### Records for the task
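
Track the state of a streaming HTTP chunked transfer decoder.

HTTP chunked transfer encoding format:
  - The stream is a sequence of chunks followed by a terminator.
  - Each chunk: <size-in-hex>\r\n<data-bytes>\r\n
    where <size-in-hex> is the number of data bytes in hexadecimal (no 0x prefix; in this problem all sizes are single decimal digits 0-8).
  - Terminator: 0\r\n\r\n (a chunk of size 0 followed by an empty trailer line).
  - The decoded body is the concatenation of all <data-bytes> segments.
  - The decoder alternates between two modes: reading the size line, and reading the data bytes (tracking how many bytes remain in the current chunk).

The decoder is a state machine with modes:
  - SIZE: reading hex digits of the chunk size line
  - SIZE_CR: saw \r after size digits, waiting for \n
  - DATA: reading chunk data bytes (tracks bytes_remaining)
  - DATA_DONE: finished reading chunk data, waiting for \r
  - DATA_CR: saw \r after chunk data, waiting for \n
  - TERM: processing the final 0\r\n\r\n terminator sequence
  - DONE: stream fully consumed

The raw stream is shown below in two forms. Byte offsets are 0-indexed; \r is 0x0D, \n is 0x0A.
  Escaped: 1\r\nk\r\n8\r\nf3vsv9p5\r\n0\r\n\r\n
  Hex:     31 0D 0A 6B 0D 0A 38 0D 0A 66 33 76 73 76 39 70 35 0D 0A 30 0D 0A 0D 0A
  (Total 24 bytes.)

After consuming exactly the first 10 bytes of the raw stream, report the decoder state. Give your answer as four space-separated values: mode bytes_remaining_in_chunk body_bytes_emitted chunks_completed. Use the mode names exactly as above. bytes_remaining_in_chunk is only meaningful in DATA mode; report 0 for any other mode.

Answer: DATA 7 2 1

Derivation:
Byte 0 = '1': mode=SIZE remaining=0 emitted=0 chunks_done=0
Byte 1 = 0x0D: mode=SIZE_CR remaining=0 emitted=0 chunks_done=0
Byte 2 = 0x0A: mode=DATA remaining=1 emitted=0 chunks_done=0
Byte 3 = 'k': mode=DATA_DONE remaining=0 emitted=1 chunks_done=0
Byte 4 = 0x0D: mode=DATA_CR remaining=0 emitted=1 chunks_done=0
Byte 5 = 0x0A: mode=SIZE remaining=0 emitted=1 chunks_done=1
Byte 6 = '8': mode=SIZE remaining=0 emitted=1 chunks_done=1
Byte 7 = 0x0D: mode=SIZE_CR remaining=0 emitted=1 chunks_done=1
Byte 8 = 0x0A: mode=DATA remaining=8 emitted=1 chunks_done=1
Byte 9 = 'f': mode=DATA remaining=7 emitted=2 chunks_done=1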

### Exercise prompt
All lines from the one containing "0D 0A 0D 0A" down to the final line above are to be restated word for word; leave out the rest.

### Answer space
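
  Hex:     31 0D 0A 6B 0D 0A 38 0D 0A 66 33 76 73 76 39 70 35 0D 0A 30 0D 0A 0D 0A
  (Total 24 bytes.)

After consuming exactly the first 10 bytes of the raw stream, report the decoder state. Give your answer as four space-separated values: mode bytes_remaining_in_chunk body_bytes_emitted chunks_completed. Use the mode names exactly as above. bytes_remaining_in_chunk is only meaningful in DATA mode; report 0 for any other mode.

Answer: DATA 7 2 1

Derivation:
Byte 0 = '1': mode=SIZE remaining=0 emitted=0 chunks_done=0
Byte 1 = 0x0D: mode=SIZE_CR remaining=0 emitted=0 chunks_done=0
Byte 2 = 0x0A: mode=DATA remaining=1 emitted=0 chunks_done=0
Byte 3 = 'k': mode=DATA_DONE remaining=0 emitted=1 chunks_done=0
Byte 4 = 0x0D: mode=DATA_CR remaining=0 emitted=1 chunks_done=0
Byte 5 = 0x0A: mode=SIZE remaining=0 emitted=1 chunks_done=1
Byte 6 = '8': mode=SIZE remaining=0 emitted=1 chunks_done=1
Byte 7 = 0x0D: mode=SIZE_CR remaining=0 emitted=1 chunks_done=1
Byte 8 = 0x0A: mode=DATA remaining=8 emitted=1 chunks_done=1
Byte 9 = 'f': mode=DATA remaining=7 emitted=2 chunks_done=1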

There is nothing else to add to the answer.